PROBLEM DETAILS :: Transcribe the data exactly.

DATA SHOWN ::
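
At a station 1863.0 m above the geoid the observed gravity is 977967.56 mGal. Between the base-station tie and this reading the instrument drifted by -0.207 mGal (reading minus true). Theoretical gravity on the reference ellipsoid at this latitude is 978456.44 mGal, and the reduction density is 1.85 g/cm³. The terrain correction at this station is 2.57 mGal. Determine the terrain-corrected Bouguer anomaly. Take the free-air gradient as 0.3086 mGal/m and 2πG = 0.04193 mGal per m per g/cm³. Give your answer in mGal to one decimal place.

-55.7

Drift-corrected reading = 977967.56 − (-0.207) = 977967.767 mGal
Free-air correction = 0.3086 × 1863.0 = 574.92 mGal
Free-air anomaly = 977967.767 − 978456.44 + (574.92) = 86.247 mGal
Bouguer slab correction = 0.04193 × 1.85 × 1863.0 = 144.51 mGal
Simple Bouguer anomaly = 86.247 − (144.51) = -58.263 mGal
Complete Bouguer anomaly = -58.263 + 2.57 = -55.693 mGal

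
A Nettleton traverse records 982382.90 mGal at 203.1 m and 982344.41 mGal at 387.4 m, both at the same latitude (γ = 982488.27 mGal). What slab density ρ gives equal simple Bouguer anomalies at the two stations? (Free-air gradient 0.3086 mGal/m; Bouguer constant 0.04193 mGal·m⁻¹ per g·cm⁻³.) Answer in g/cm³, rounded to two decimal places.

Δg_obs = 982344.41 − 982382.90 = -38.49 mGal over Δh = 387.4 − 203.1 = 184.3 m
Equal Bouguer anomalies ⇒ Δg_obs + (0.3086 − 0.04193ρ)·Δh = 0
0.3086 − 0.04193ρ = −Δg_obs/Δh = 0.20884
ρ = (0.3086 − 0.20884) / 0.04193 = 2.38 g/cm³

2.38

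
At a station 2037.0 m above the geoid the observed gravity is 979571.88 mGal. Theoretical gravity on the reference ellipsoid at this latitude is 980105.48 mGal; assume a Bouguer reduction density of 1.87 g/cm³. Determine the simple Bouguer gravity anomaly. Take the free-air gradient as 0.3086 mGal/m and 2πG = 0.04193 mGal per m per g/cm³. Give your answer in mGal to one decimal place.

-64.7

Free-air correction = 0.3086 × 2037.0 = 628.62 mGal
Free-air anomaly = 979571.88 − 980105.48 + (628.62) = 95.02 mGal
Bouguer slab correction = 0.04193 × 1.87 × 2037.0 = 159.72 mGal
Simple Bouguer anomaly = 95.02 − (159.72) = -64.70 mGal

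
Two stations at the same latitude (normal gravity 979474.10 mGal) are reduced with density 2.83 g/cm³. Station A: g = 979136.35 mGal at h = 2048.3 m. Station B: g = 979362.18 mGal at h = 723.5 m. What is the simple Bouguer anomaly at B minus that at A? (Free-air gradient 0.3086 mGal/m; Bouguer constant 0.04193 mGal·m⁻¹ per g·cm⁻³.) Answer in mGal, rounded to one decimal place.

-25.8

Δg_SB(A) = 979136.35 − 979474.10 + 0.3086×2048.3 − 0.04193×2.83×2048.3 = 51.30 mGal
Δg_SB(B) = 979362.18 − 979474.10 + 0.3086×723.5 − 0.04193×2.83×723.5 = 25.50 mGal
Difference = 25.50 − (51.30) = -25.80 mGal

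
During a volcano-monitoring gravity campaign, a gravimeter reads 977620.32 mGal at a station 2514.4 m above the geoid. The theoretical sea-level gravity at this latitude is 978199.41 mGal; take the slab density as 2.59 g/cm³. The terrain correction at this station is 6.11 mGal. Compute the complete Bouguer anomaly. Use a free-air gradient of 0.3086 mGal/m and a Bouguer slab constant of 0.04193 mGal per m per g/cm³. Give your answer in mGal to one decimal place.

-70.1

Free-air correction = 0.3086 × 2514.4 = 775.94 mGal
Free-air anomaly = 977620.32 − 978199.41 + (775.94) = 196.85 mGal
Bouguer slab correction = 0.04193 × 2.59 × 2514.4 = 273.06 mGal
Simple Bouguer anomaly = 196.85 − (273.06) = -76.21 mGal
Complete Bouguer anomaly = -76.21 + 6.11 = -70.10 mGal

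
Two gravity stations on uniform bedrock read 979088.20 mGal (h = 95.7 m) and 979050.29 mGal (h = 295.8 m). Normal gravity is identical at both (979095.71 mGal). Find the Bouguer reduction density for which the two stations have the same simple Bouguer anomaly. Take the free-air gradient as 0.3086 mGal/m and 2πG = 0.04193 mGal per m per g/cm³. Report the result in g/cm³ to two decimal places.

2.84

Δg_obs = 979050.29 − 979088.20 = -37.91 mGal over Δh = 295.8 − 95.7 = 200.1 m
Equal Bouguer anomalies ⇒ Δg_obs + (0.3086 − 0.04193ρ)·Δh = 0
0.3086 − 0.04193ρ = −Δg_obs/Δh = 0.18946
ρ = (0.3086 − 0.18946) / 0.04193 = 2.84 g/cm³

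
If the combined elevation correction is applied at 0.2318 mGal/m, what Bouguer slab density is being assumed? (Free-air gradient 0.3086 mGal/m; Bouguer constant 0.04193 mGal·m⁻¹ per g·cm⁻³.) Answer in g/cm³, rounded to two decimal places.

0.2318 = 0.3086 − 0.04193 × ρ
ρ = (0.3086 − 0.2318) / 0.04193 = 1.83 g/cm³

1.83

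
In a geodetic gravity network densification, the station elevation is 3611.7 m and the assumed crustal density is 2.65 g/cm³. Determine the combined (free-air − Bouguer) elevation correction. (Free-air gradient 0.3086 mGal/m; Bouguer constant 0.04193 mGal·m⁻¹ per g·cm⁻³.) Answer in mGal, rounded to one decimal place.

713.3

Combined gradient = 0.3086 − 0.04193 × 2.65 = 0.1974855 mGal/m
Combined elevation correction = 0.1974855 × 3611.7 = 713.3 mGal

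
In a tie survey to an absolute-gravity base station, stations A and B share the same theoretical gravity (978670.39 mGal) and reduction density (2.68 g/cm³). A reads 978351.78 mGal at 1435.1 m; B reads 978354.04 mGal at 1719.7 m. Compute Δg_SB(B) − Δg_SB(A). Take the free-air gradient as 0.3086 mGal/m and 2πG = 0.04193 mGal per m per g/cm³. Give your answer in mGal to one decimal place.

58.1

Δg_SB(A) = 978351.78 − 978670.39 + 0.3086×1435.1 − 0.04193×2.68×1435.1 = -37.00 mGal
Δg_SB(B) = 978354.04 − 978670.39 + 0.3086×1719.7 − 0.04193×2.68×1719.7 = 21.10 mGal
Difference = 21.10 − (-37.00) = 58.10 mGal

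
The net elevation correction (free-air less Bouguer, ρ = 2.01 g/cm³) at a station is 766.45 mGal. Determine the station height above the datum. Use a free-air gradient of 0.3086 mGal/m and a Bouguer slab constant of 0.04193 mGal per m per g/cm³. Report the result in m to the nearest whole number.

3417

Combined gradient = 0.3086 − 0.04193 × 2.01 = 0.2243207 mGal/m
h = 766.45 / 0.2243207 = 3416.76 m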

YOUR RESPONSE ::
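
At a station 1863.0 m above the geoid the observed gravity is 977967.56 mGal. Between the base-station tie and this reading the instrument drifted by -0.207 mGal (reading minus true). Theoretical gravity on the reference ellipsoid at this latitude is 978456.44 mGal, and the reduction density is 1.85 g/cm³. The terrain correction at this station is 2.57 mGal. Determine the terrain-corrected Bouguer anomaly. Take the free-air gradient as 0.3086 mGal/m and 2πG = 0.04193 mGal per m per g/cm³. Give your answer in mGal to one decimal place.

-55.7

Drift-corrected reading = 977967.56 − (-0.207) = 977967.767 mGal
Free-air correction = 0.3086 × 1863.0 = 574.92 mGal
Free-air anomaly = 977967.767 − 978456.44 + (574.92) = 86.247 mGal
Bouguer slab correction = 0.04193 × 1.85 × 1863.0 = 144.51 mGal
Simple Bouguer anomaly = 86.247 − (144.51) = -58.263 mGal
Complete Bouguer anomaly = -58.263 + 2.57 = -55.693 mGal

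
A Nettleton traverse records 982382.90 mGal at 203.1 m and 982344.41 mGal at 387.4 m, both at the same latitude (γ = 982488.27 mGal). What slab density ρ gives equal simple Bouguer anomalies at the two stations? (Free-air gradient 0.3086 mGal/m; Bouguer constant 0.04193 mGal·m⁻¹ per g·cm⁻³.) Answer in g/cm³, rounded to two decimal places.

Δg_obs = 982344.41 − 982382.90 = -38.49 mGal over Δh = 387.4 − 203.1 = 184.3 m
Equal Bouguer anomalies ⇒ Δg_obs + (0.3086 − 0.04193ρ)·Δh = 0
0.3086 − 0.04193ρ = −Δg_obs/Δh = 0.20884
ρ = (0.3086 − 0.20884) / 0.04193 = 2.38 g/cm³

2.38

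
At a station 2037.0 m above the geoid the observed gravity is 979571.88 mGal. Theoretical gravity on the reference ellipsoid at this latitude is 980105.48 mGal; assume a Bouguer reduction density of 1.87 g/cm³. Determine the simple Bouguer gravity anomaly. Take the free-air gradient as 0.3086 mGal/m and 2πG = 0.04193 mGal per m per g/cm³. Give your answer in mGal to one decimal place.

-64.7

Free-air correction = 0.3086 × 2037.0 = 628.62 mGal
Free-air anomaly = 979571.88 − 980105.48 + (628.62) = 95.02 mGal
Bouguer slab correction = 0.04193 × 1.87 × 2037.0 = 159.72 mGal
Simple Bouguer anomaly = 95.02 − (159.72) = -64.70 mGal

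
Two stations at the same latitude (normal gravity 979474.10 mGal) are reduced with density 2.83 g/cm³. Station A: g = 979136.35 mGal at h = 2048.3 m. Station B: g = 979362.18 mGal at h = 723.5 m. What is the simple Bouguer anomaly at B minus that at A? (Free-air gradient 0.3086 mGal/m; Bouguer constant 0.04193 mGal·m⁻¹ per g·cm⁻³.) Answer in mGal, rounded to one decimal place.

-25.8

Δg_SB(A) = 979136.35 − 979474.10 + 0.3086×2048.3 − 0.04193×2.83×2048.3 = 51.30 mGal
Δg_SB(B) = 979362.18 − 979474.10 + 0.3086×723.5 − 0.04193×2.83×723.5 = 25.50 mGal
Difference = 25.50 − (51.30) = -25.80 mGal

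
During a volcano-monitoring gravity campaign, a gravimeter reads 977620.32 mGal at a station 2514.4 m above the geoid. The theoretical sea-level gravity at this latitude is 978199.41 mGal; take the slab density as 2.59 g/cm³. The terrain correction at this station is 6.11 mGal. Compute the complete Bouguer anomaly. Use a free-air gradient of 0.3086 mGal/m and a Bouguer slab constant of 0.04193 mGal per m per g/cm³. Give your answer in mGal to one decimal place.

-70.1

Free-air correction = 0.3086 × 2514.4 = 775.94 mGal
Free-air anomaly = 977620.32 − 978199.41 + (775.94) = 196.85 mGal
Bouguer slab correction = 0.04193 × 2.59 × 2514.4 = 273.06 mGal
Simple Bouguer anomaly = 196.85 − (273.06) = -76.21 mGal
Complete Bouguer anomaly = -76.21 + 6.11 = -70.10 mGal

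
Two gravity stations on uniform bedrock read 979088.20 mGal (h = 95.7 m) and 979050.29 mGal (h = 295.8 m). Normal gravity is identical at both (979095.71 mGal). Find the Bouguer reduction density for which the two stations have the same simple Bouguer anomaly. Take the free-air gradient as 0.3086 mGal/m and 2πG = 0.04193 mGal per m per g/cm³. Report the result in g/cm³ to two decimal places.

2.84

Δg_obs = 979050.29 − 979088.20 = -37.91 mGal over Δh = 295.8 − 95.7 = 200.1 m
Equal Bouguer anomalies ⇒ Δg_obs + (0.3086 − 0.04193ρ)·Δh = 0
0.3086 − 0.04193ρ = −Δg_obs/Δh = 0.18946
ρ = (0.3086 − 0.18946) / 0.04193 = 2.84 g/cm³

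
If the combined elevation correction is applied at 0.2318 mGal/m, what Bouguer slab density is being assumed? (Free-air gradient 0.3086 mGal/m; Bouguer constant 0.04193 mGal·m⁻¹ per g·cm⁻³.) Answer in g/cm³, rounded to two decimal places.

0.2318 = 0.3086 − 0.04193 × ρ
ρ = (0.3086 − 0.2318) / 0.04193 = 1.83 g/cm³

1.83

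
In a geodetic gravity network densification, the station elevation is 3611.7 m and the assumed crustal density is 2.65 g/cm³. Determine the combined (free-air − Bouguer) elevation correction. (Free-air gradient 0.3086 mGal/m; Bouguer constant 0.04193 mGal·m⁻¹ per g·cm⁻³.) Answer in mGal, rounded to one decimal place.

713.3

Combined gradient = 0.3086 − 0.04193 × 2.65 = 0.1974855 mGal/m
Combined elevation correction = 0.1974855 × 3611.7 = 713.3 mGal

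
In a tie survey to an absolute-gravity base station, stations A and B share the same theoretical gravity (978670.39 mGal) and reduction density (2.68 g/cm³). A reads 978351.78 mGal at 1435.1 m; B reads 978354.04 mGal at 1719.7 m. Compute Δg_SB(B) − Δg_SB(A). Take the free-air gradient as 0.3086 mGal/m and 2πG = 0.04193 mGal per m per g/cm³. Give your answer in mGal to one decimal place.

58.1

Δg_SB(A) = 978351.78 − 978670.39 + 0.3086×1435.1 − 0.04193×2.68×1435.1 = -37.00 mGal
Δg_SB(B) = 978354.04 − 978670.39 + 0.3086×1719.7 − 0.04193×2.68×1719.7 = 21.10 mGal
Difference = 21.10 − (-37.00) = 58.10 mGal

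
The net elevation correction (free-air less Bouguer, ρ = 2.01 g/cm³) at a station is 766.45 mGal. Determine the station height above the datum. Use a free-air gradient of 0.3086 mGal/m and a Bouguer slab constant of 0.04193 mGal per m per g/cm³. Report the result in m to the nearest whole number.

3417

Combined gradient = 0.3086 − 0.04193 × 2.01 = 0.2243207 mGal/m
h = 766.45 / 0.2243207 = 3416.76 m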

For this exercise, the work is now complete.